> _AIM OF THE TASK_
Repeat the data exactly as it appears.

--- RECORDED INFORMATION Enclosed Below ---

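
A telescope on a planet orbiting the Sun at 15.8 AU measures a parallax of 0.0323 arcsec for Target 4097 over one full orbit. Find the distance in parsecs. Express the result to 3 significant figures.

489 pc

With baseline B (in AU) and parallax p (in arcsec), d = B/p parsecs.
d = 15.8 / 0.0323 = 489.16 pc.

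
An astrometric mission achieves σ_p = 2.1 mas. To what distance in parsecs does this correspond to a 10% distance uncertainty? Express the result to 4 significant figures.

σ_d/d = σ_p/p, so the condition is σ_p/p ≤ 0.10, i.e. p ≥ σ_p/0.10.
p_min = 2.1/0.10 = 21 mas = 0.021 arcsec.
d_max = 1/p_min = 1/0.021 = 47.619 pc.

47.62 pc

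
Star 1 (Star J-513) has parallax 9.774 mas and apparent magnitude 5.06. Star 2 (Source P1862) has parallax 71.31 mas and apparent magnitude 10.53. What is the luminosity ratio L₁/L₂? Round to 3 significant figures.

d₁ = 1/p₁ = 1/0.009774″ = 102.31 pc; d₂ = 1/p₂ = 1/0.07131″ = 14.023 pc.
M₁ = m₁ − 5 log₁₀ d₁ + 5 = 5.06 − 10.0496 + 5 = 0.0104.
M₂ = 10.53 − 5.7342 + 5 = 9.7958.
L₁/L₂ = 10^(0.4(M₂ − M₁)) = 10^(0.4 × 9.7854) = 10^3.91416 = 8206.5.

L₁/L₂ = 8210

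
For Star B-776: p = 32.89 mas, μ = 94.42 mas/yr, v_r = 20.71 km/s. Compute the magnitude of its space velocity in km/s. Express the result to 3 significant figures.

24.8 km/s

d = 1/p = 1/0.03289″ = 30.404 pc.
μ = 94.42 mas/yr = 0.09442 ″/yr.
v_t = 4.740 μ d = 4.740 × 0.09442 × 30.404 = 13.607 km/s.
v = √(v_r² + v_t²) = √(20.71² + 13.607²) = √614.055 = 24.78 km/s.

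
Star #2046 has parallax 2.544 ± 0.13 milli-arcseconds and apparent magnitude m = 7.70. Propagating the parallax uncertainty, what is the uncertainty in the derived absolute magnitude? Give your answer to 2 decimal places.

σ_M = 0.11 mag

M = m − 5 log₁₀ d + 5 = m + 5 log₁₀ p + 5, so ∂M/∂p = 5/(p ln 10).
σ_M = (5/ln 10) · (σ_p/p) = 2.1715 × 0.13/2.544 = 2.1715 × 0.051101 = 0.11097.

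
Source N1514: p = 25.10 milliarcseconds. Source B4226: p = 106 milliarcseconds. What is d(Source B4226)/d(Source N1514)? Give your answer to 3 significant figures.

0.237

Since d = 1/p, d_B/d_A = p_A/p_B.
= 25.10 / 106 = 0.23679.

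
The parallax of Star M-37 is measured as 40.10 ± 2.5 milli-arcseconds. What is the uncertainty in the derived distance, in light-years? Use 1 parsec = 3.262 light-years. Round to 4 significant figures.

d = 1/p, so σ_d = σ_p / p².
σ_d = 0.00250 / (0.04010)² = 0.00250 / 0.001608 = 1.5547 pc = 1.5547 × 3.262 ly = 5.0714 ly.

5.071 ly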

--- End of Enclosed RECORDED INFORMATION ---

> _EXERCISE OUTPUT_
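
A telescope on a planet orbiting the Sun at 15.8 AU measures a parallax of 0.0323 arcsec for Target 4097 over one full orbit. Find the distance in parsecs. Express the result to 3 significant figures.

489 pc

With baseline B (in AU) and parallax p (in arcsec), d = B/p parsecs.
d = 15.8 / 0.0323 = 489.16 pc.

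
An astrometric mission achieves σ_p = 2.1 mas. To what distance in parsecs does this correspond to a 10% distance uncertainty? Express the result to 4 significant figures.

σ_d/d = σ_p/p, so the condition is σ_p/p ≤ 0.10, i.e. p ≥ σ_p/0.10.
p_min = 2.1/0.10 = 21 mas = 0.021 arcsec.
d_max = 1/p_min = 1/0.021 = 47.619 pc.

47.62 pc

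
Star 1 (Star J-513) has parallax 9.774 mas and apparent magnitude 5.06. Star 2 (Source P1862) has parallax 71.31 mas and apparent magnitude 10.53. What is the luminosity ratio L₁/L₂? Round to 3 significant figures.

d₁ = 1/p₁ = 1/0.009774″ = 102.31 pc; d₂ = 1/p₂ = 1/0.07131″ = 14.023 pc.
M₁ = m₁ − 5 log₁₀ d₁ + 5 = 5.06 − 10.0496 + 5 = 0.0104.
M₂ = 10.53 − 5.7342 + 5 = 9.7958.
L₁/L₂ = 10^(0.4(M₂ − M₁)) = 10^(0.4 × 9.7854) = 10^3.91416 = 8206.5.

L₁/L₂ = 8210

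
For Star B-776: p = 32.89 mas, μ = 94.42 mas/yr, v_r = 20.71 km/s. Compute the magnitude of its space velocity in km/s. Express the result to 3 significant figures.

24.8 km/s

d = 1/p = 1/0.03289″ = 30.404 pc.
μ = 94.42 mas/yr = 0.09442 ″/yr.
v_t = 4.740 μ d = 4.740 × 0.09442 × 30.404 = 13.607 km/s.
v = √(v_r² + v_t²) = √(20.71² + 13.607²) = √614.055 = 24.78 km/s.

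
Star #2046 has parallax 2.544 ± 0.13 milli-arcseconds and apparent magnitude m = 7.70. Propagating the parallax uncertainty, what is the uncertainty in the derived absolute magnitude? Give your answer to 2 decimal places.

σ_M = 0.11 mag

M = m − 5 log₁₀ d + 5 = m + 5 log₁₀ p + 5, so ∂M/∂p = 5/(p ln 10).
σ_M = (5/ln 10) · (σ_p/p) = 2.1715 × 0.13/2.544 = 2.1715 × 0.051101 = 0.11097.

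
Source N1514: p = 25.10 milliarcseconds. Source B4226: p = 106 milliarcseconds. What is d(Source B4226)/d(Source N1514)? Give your answer to 3 significant figures.

0.237

Since d = 1/p, d_B/d_A = p_A/p_B.
= 25.10 / 106 = 0.23679.

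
The parallax of Star M-37 is measured as 40.10 ± 2.5 milli-arcseconds. What is the uncertainty in the derived distance, in light-years? Use 1 parsec = 3.262 light-years. Round to 4 significant figures.

d = 1/p, so σ_d = σ_p / p².
σ_d = 0.00250 / (0.04010)² = 0.00250 / 0.001608 = 1.5547 pc = 1.5547 × 3.262 ly = 5.0714 ly.

5.071 ly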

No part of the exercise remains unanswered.